Without changing a single character, copy every record below.

--- START ---

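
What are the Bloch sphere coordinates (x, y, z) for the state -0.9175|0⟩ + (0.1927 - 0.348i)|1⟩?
(-0.3536, 0.6386, 0.6836)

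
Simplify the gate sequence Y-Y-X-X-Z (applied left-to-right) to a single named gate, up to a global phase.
Z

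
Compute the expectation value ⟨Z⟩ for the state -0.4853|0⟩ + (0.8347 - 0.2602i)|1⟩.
-0.5289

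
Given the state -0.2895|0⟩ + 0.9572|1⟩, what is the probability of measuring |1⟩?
0.9162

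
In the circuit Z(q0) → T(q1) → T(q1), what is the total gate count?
3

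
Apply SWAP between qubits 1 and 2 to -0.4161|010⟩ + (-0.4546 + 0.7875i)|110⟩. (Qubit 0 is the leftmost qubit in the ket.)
-0.4161|001⟩ + (-0.4546 + 0.7875i)|101⟩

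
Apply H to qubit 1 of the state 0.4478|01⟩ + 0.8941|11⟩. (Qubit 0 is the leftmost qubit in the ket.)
0.3166|00⟩ - 0.3166|01⟩ + 0.6322|10⟩ - 0.6322|11⟩

H on qubit 1 mixes each pair of kets that differ only in qubit 1: amplitudes (a, b) of (|…0…⟩, |…1…⟩) become ((a + b)/√2, (a − b)/√2). Kets absent from the input have amplitude 0.
(|00⟩, |01⟩): (a, b) = (0, 0.4478) → (0.3166, -0.3166)
(|10⟩, |11⟩): (a, b) = (0, 0.8941) → (0.6322, -0.6322)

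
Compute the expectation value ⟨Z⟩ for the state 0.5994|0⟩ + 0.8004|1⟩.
-0.2814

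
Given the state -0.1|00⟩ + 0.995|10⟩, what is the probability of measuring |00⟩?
0.01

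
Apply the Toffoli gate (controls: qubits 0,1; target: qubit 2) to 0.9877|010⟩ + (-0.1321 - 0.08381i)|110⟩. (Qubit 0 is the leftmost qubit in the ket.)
0.9877|010⟩ + (-0.1321 - 0.08381i)|111⟩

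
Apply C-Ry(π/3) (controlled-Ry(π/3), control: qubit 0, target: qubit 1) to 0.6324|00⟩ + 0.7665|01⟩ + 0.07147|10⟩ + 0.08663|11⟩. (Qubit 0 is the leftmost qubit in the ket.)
0.6324|00⟩ + 0.7665|01⟩ + 0.01858|10⟩ + 0.1108|11⟩

C-Ry(π/3) leaves the control-|0⟩ kets |00⟩, |01⟩ unchanged and applies Ry(π/3) to qubit 1 on the control-|1⟩ pair (|10⟩, |11⟩).
Ry(π/3) = [[cos(θ/2), −sin(θ/2)], [sin(θ/2), cos(θ/2)]]; θ = π/3, cos(θ/2) ≈ 0.866025, sin(θ/2) ≈ 0.5.
With a = amp(|10⟩) = 0.07147 and b = amp(|11⟩) = 0.08663:
new amp(|10⟩) = (0.866025)·a + (-0.5)·b = 0.01858
new amp(|11⟩) = (0.5)·a + (0.866025)·b = 0.1108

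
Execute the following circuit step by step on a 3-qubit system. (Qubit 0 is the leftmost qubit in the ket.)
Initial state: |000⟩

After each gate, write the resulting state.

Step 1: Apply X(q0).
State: |100⟩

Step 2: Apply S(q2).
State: |100⟩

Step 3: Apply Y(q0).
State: -i|000⟩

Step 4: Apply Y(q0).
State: |100⟩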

--- END ---

Exercise answer:
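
What are the Bloch sphere coordinates (x, y, z) for the state -0.9175|0⟩ + (0.1927 - 0.348i)|1⟩?
(-0.3536, 0.6386, 0.6836)

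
Simplify the gate sequence Y-Y-X-X-Z (applied left-to-right) to a single named gate, up to a global phase.
Z

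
Compute the expectation value ⟨Z⟩ for the state -0.4853|0⟩ + (0.8347 - 0.2602i)|1⟩.
-0.5289

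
Given the state -0.2895|0⟩ + 0.9572|1⟩, what is the probability of measuring |1⟩?
0.9162

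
In the circuit Z(q0) → T(q1) → T(q1), what is the total gate count?
3

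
Apply SWAP between qubits 1 and 2 to -0.4161|010⟩ + (-0.4546 + 0.7875i)|110⟩. (Qubit 0 is the leftmost qubit in the ket.)
-0.4161|001⟩ + (-0.4546 + 0.7875i)|101⟩

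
Apply H to qubit 1 of the state 0.4478|01⟩ + 0.8941|11⟩. (Qubit 0 is the leftmost qubit in the ket.)
0.3166|00⟩ - 0.3166|01⟩ + 0.6322|10⟩ - 0.6322|11⟩

H on qubit 1 mixes each pair of kets that differ only in qubit 1: amplitudes (a, b) of (|…0…⟩, |…1…⟩) become ((a + b)/√2, (a − b)/√2). Kets absent from the input have amplitude 0.
(|00⟩, |01⟩): (a, b) = (0, 0.4478) → (0.3166, -0.3166)
(|10⟩, |11⟩): (a, b) = (0, 0.8941) → (0.6322, -0.6322)

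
Compute the expectation value ⟨Z⟩ for the state 0.5994|0⟩ + 0.8004|1⟩.
-0.2814

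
Given the state -0.1|00⟩ + 0.995|10⟩, what is the probability of measuring |00⟩?
0.01

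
Apply the Toffoli gate (controls: qubits 0,1; target: qubit 2) to 0.9877|010⟩ + (-0.1321 - 0.08381i)|110⟩. (Qubit 0 is the leftmost qubit in the ket.)
0.9877|010⟩ + (-0.1321 - 0.08381i)|111⟩

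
Apply C-Ry(π/3) (controlled-Ry(π/3), control: qubit 0, target: qubit 1) to 0.6324|00⟩ + 0.7665|01⟩ + 0.07147|10⟩ + 0.08663|11⟩. (Qubit 0 is the leftmost qubit in the ket.)
0.6324|00⟩ + 0.7665|01⟩ + 0.01858|10⟩ + 0.1108|11⟩

C-Ry(π/3) leaves the control-|0⟩ kets |00⟩, |01⟩ unchanged and applies Ry(π/3) to qubit 1 on the control-|1⟩ pair (|10⟩, |11⟩).
Ry(π/3) = [[cos(θ/2), −sin(θ/2)], [sin(θ/2), cos(θ/2)]]; θ = π/3, cos(θ/2) ≈ 0.866025, sin(θ/2) ≈ 0.5.
With a = amp(|10⟩) = 0.07147 and b = amp(|11⟩) = 0.08663:
new amp(|10⟩) = (0.866025)·a + (-0.5)·b = 0.01858
new amp(|11⟩) = (0.5)·a + (0.866025)·b = 0.1108

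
Execute the following circuit step by step on a 3-qubit system. (Qubit 0 is the leftmost qubit in the ket.)
Initial state: |000⟩

After each gate, write the resulting state.

Step 1: Apply X(q0).
State: |100⟩

Step 2: Apply S(q2).
State: |100⟩

Step 3: Apply Y(q0).
State: -i|000⟩

Step 4: Apply Y(q0).
State: |100⟩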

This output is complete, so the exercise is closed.